» **Items listed in a dataset**
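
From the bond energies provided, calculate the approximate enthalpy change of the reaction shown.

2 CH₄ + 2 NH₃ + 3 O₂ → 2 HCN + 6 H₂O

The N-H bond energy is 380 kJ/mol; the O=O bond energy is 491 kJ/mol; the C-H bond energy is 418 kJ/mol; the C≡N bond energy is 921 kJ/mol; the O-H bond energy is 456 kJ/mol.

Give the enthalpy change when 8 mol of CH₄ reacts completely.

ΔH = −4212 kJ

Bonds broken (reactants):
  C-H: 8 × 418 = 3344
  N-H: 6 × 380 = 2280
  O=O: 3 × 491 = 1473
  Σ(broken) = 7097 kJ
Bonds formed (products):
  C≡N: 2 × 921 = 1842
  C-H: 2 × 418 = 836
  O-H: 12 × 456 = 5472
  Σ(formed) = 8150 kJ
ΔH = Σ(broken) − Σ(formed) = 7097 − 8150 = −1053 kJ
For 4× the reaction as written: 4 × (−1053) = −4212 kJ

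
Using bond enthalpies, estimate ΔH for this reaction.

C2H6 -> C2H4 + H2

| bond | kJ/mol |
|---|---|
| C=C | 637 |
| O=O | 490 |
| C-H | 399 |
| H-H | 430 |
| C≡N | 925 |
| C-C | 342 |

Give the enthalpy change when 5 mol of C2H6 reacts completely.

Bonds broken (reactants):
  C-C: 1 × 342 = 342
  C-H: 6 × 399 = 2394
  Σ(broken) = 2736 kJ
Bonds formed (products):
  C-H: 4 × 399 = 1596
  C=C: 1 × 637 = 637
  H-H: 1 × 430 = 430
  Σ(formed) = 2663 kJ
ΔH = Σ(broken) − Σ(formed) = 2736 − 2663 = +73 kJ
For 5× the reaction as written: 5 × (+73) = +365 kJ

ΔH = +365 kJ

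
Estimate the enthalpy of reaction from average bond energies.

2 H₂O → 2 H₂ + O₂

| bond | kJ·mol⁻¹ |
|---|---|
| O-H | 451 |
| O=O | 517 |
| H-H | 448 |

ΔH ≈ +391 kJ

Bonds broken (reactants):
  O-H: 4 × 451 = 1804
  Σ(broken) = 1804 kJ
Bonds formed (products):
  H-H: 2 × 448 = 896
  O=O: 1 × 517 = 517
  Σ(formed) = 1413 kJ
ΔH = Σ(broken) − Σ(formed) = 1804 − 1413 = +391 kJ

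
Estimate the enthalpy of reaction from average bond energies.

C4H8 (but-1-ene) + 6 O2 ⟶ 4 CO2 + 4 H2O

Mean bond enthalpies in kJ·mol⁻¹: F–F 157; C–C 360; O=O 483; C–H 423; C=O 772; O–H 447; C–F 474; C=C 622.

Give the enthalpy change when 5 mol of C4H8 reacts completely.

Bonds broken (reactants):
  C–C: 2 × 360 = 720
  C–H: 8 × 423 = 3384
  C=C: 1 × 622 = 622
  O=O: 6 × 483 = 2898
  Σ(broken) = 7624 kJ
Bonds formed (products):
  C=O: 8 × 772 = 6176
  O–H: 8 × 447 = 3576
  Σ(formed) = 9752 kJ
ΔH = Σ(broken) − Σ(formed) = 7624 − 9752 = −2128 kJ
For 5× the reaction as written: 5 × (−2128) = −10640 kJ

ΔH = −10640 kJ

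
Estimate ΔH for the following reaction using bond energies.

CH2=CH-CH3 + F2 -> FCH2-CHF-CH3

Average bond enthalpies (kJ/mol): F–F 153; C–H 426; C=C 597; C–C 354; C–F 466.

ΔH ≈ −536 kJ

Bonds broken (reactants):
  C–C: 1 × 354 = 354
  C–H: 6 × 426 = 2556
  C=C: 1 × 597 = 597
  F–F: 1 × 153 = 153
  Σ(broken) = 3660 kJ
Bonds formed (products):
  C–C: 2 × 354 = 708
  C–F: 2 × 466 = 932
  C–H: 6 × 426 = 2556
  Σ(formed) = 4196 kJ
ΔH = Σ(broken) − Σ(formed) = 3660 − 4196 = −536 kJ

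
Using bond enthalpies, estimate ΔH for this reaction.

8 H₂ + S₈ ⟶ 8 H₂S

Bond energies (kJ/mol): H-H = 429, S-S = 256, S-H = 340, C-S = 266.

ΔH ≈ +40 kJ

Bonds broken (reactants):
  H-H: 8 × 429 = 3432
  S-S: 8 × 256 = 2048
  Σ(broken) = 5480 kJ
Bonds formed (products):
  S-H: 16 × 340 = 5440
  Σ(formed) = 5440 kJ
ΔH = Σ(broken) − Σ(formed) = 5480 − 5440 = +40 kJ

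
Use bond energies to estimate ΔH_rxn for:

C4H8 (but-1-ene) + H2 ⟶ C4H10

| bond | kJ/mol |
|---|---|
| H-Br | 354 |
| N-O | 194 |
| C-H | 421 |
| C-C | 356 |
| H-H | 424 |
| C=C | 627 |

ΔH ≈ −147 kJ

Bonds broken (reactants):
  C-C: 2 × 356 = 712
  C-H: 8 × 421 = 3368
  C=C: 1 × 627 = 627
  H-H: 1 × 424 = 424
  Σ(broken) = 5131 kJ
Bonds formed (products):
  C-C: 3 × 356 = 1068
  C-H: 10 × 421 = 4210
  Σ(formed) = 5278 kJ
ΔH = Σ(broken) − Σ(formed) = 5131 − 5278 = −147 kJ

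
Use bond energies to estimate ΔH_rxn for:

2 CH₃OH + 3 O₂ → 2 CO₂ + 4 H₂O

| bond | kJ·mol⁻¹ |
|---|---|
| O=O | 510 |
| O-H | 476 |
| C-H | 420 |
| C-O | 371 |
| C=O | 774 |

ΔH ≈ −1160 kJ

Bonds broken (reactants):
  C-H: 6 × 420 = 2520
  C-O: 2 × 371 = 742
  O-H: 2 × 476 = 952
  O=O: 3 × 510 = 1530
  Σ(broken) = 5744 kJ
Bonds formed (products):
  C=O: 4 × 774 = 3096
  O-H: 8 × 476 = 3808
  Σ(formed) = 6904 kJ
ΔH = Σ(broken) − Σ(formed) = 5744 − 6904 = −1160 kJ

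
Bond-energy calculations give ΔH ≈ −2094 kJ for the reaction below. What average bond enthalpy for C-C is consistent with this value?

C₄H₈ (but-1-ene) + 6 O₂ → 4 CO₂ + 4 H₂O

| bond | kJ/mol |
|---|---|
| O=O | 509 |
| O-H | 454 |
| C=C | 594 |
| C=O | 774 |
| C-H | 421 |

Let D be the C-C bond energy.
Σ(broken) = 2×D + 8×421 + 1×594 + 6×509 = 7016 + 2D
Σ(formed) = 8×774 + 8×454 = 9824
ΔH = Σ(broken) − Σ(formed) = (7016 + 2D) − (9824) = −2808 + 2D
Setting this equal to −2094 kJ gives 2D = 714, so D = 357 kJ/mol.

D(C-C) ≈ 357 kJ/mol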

» **TRY IT**
Output each line of the records above exactly, beginning at the first, and stop once the line containing "The N-H bond" has been output.

» **SOLUTION TO THE EXERCISE**
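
From the bond energies provided, calculate the approximate enthalpy change of the reaction shown.

2 CH₄ + 2 NH₃ + 3 O₂ → 2 HCN + 6 H₂O

The N-H bond energy is 380 kJ/mol; the O=O bond energy is 491 kJ/mol; the C-H bond energy is 418 kJ/mol; the C≡N bond energy is 921 kJ/mol; the O-H bond energy is 456 kJ/mol.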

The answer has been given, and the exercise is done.